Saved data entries
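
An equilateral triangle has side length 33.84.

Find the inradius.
r = Area/s with s the semi-perimeter.
Area = (√3/4)·33.84² = (√3/4)·1145.1456 ≈ 0.433013·1145.1456 ≈ 495.863
s = 3·33.84/2 = 50.76
r ≈ 495.863/50.76 ≈ 9.76877
(Equivalently r = side/(2√3) = 33.84/3.4641 ≈ 9.76877.)

r = 9.769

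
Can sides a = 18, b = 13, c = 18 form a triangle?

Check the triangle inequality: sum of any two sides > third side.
a + b vs c: 18 + 13 = 31 > 18  ✓
a + c vs b: 18 + 18 = 36 > 13  ✓
b + c vs a: 13 + 18 = 31 > 18  ✓

Yes, triangle inequality satisfied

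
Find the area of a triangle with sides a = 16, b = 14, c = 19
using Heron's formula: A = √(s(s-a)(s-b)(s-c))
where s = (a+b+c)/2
s = (16 + 14 + 19)/2 = 49/2 = 24.5
s − a = 8.5, s − b = 10.5, s − c = 5.5
s(s−a)(s−b)(s−c) = 24.5·8.5·10.5·5.5 = 12026.4375
Area = √12026.4375 ≈ 109.665

s = 24.5, Area = 109.7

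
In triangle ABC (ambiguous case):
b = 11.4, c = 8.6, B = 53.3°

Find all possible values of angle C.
b/sin(B) = c/sin(C)  ⇒  sin(C) = c·sin(B)/b = 8.6·sin(53.3°)/11.4
sin(53.3°) ≈ 0.801776
sin(C) ≈ 8.6·0.801776/11.4 ≈ 6.89527/11.4 ≈ 0.604848
Candidate 1: C₁ = arcsin(0.604848) ≈ 37.2179°  →  A = 180° − 53.3° − 37.2179° ≈ 89.4821° > 0, valid
Candidate 2: C₂ = 180° − C₁ ≈ 142.782°  →  A = 180° − 53.3° − 142.782° ≈ -16.0821° ≤ 0, not a valid triangle

C = 37.22° (one solution)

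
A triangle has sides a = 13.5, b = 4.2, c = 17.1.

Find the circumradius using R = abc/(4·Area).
First find the area with Heron's formula.
s = (13.5 + 4.2 + 17.1)/2 = 17.4
Area = √(s(s−a)(s−b)(s−c)) = √(17.4·3.9·13.2·0.3) ≈ √268.726 ≈ 16.3929
abc = 13.5·4.2·17.1 = 969.57
R = abc/(4·Area) ≈ 969.57/(4·16.3929) = 969.57/65.5714 ≈ 14.7865

R = 14.79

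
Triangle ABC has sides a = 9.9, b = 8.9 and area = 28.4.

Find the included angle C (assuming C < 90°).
Area = ½·a·b·sin(C)  ⇒  sin(C) = 2·Area/(a·b) = 2·28.4/(9.9·8.9) = 56.8/88.11 ≈ 0.644649
C = arcsin(0.644649) ≈ 40.1393° (taking the acute solution since C < 90°)

C = 40.14°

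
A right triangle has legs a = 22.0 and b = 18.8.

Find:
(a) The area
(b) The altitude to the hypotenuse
(a) The legs are perpendicular, so Area = ½·a·b = ½·22.0·18.8 = ½·413.6 = 206.8
(b) Hypotenuse c = √(a² + b²) = √(484 + 353.44) = √837.44 ≈ 28.9386
    Area = ½·c·h_c  ⇒  h_c = 2·Area/c = 413.6/28.9386 ≈ 14.2924

Area = 206.8, h_c = 14.29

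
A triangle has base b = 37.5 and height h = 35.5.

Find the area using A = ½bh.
A = ½·b·h = ½·37.5·35.5 = ½·1331.25 = 665.625

Area = 665.625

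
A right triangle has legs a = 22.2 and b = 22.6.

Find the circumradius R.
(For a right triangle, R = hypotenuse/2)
Hypotenuse c = √(a² + b²) = √(492.84 + 510.76) = √1003.6 ≈ 31.6796
R = c/2 ≈ 31.6796/2 ≈ 15.8398

R = 15.84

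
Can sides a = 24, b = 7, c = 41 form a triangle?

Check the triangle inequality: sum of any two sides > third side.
a + b vs c: 24 + 7 = 31 ≤ 41  ✗
a + c vs b: 24 + 41 = 65 > 7  ✓
b + c vs a: 7 + 41 = 48 > 24  ✓

No: 24 + 7 = 31 is not > 41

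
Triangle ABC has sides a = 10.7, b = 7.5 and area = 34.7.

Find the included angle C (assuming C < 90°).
Area = ½·a·b·sin(C)  ⇒  sin(C) = 2·Area/(a·b) = 2·34.7/(10.7·7.5) = 69.4/80.25 ≈ 0.864798
C = arcsin(0.864798) ≈ 59.8596° (taking the acute solution since C < 90°)

C = 59.86°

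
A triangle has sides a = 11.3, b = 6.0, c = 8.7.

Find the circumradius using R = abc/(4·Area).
First find the area with Heron's formula.
s = (11.3 + 6.0 + 8.7)/2 = 13
Area = √(s(s−a)(s−b)(s−c)) = √(13·1.7·7·4.3) ≈ √665.21 ≈ 25.7917
abc = 11.3·6.0·8.7 = 589.86
R = abc/(4·Area) ≈ 589.86/(4·25.7917) = 589.86/103.167 ≈ 5.71754

R = 5.718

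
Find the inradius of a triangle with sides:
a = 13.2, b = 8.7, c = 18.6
r = Area/s where s is the semi-perimeter.
s = (13.2 + 8.7 + 18.6)/2 = 40.5/2 = 20.25
Area = √(s(s−a)(s−b)(s−c)) = √(20.25·7.05·11.55·1.65) ≈ √2720.7 ≈ 52.1603
r ≈ 52.1603/20.25 ≈ 2.57582

r = 2.576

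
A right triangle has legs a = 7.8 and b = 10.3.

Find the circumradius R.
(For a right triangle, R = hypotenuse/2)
Hypotenuse c = √(a² + b²) = √(60.84 + 106.09) = √166.93 ≈ 12.9201
R = c/2 ≈ 12.9201/2 ≈ 6.46007

R = 6.46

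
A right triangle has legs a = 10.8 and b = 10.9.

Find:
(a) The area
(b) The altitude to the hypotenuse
(a) The legs are perpendicular, so Area = ½·a·b = ½·10.8·10.9 = ½·117.72 = 58.86
(b) Hypotenuse c = √(a² + b²) = √(116.64 + 118.81) = √235.45 ≈ 15.3444
    Area = ½·c·h_c  ⇒  h_c = 2·Area/c = 117.72/15.3444 ≈ 7.67186

Area = 58.86, h_c = 7.672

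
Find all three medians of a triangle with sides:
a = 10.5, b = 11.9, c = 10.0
Median formula: m_a = ½√(2b² + 2c² − a²) (and cyclically). a² = 110.25, b² = 141.61, c² = 100.
m_a = ½√(2·141.61 + 2·100 − 110.25) = ½√372.97 ≈ ½·19.3124 ≈ 9.65622
m_b = ½√(2·110.25 + 2·100 − 141.61) = ½√278.89 ≈ ½·16.7 ≈ 8.35
m_c = ½√(2·110.25 + 2·141.61 − 100) = ½√403.72 ≈ ½·20.0928 ≈ 10.0464

m_a = 9.656, m_b = 8.35, m_c = 10.05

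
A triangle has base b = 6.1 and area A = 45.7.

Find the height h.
A = ½·b·h  ⇒  h = 2A/b = 2·45.7/6.1 = 91.4/6.1 ≈ 14.9836

h = 14.98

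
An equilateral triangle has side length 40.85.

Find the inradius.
r = Area/s with s the semi-perimeter.
Area = (√3/4)·40.85² = (√3/4)·1668.7225 ≈ 0.433013·1668.7225 ≈ 722.578
s = 3·40.85/2 = 61.275
r ≈ 722.578/61.275 ≈ 11.7924
(Equivalently r = side/(2√3) = 40.85/3.4641 ≈ 11.7924.)

r = 11.79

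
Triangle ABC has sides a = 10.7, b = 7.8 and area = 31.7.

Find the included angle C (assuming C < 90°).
Area = ½·a·b·sin(C)  ⇒  sin(C) = 2·Area/(a·b) = 2·31.7/(10.7·7.8) = 63.4/83.46 ≈ 0.759645
C = arcsin(0.759645) ≈ 49.4329° (taking the acute solution since C < 90°)

C = 49.43°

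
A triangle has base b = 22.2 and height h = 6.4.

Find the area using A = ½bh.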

__YOUR ASSIGNMENT__
Take the lines from the top of the data through the one that contains "b = 11.4, c = 8.6, B = 53.3°" and copy them exactly, leaving out every line after it.

__REPLY__
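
An equilateral triangle has side length 33.84.

Find the inradius.
r = Area/s with s the semi-perimeter.
Area = (√3/4)·33.84² = (√3/4)·1145.1456 ≈ 0.433013·1145.1456 ≈ 495.863
s = 3·33.84/2 = 50.76
r ≈ 495.863/50.76 ≈ 9.76877
(Equivalently r = side/(2√3) = 33.84/3.4641 ≈ 9.76877.)

r = 9.769

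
Can sides a = 18, b = 13, c = 18 form a triangle?

Check the triangle inequality: sum of any two sides > third side.
a + b vs c: 18 + 13 = 31 > 18  ✓
a + c vs b: 18 + 18 = 36 > 13  ✓
b + c vs a: 13 + 18 = 31 > 18  ✓

Yes, triangle inequality satisfied

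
Find the area of a triangle with sides a = 16, b = 14, c = 19
using Heron's formula: A = √(s(s-a)(s-b)(s-c))
where s = (a+b+c)/2
s = (16 + 14 + 19)/2 = 49/2 = 24.5
s − a = 8.5, s − b = 10.5, s − c = 5.5
s(s−a)(s−b)(s−c) = 24.5·8.5·10.5·5.5 = 12026.4375
Area = √12026.4375 ≈ 109.665

s = 24.5, Area = 109.7

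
In triangle ABC (ambiguous case):
b = 11.4, c = 8.6, B = 53.3°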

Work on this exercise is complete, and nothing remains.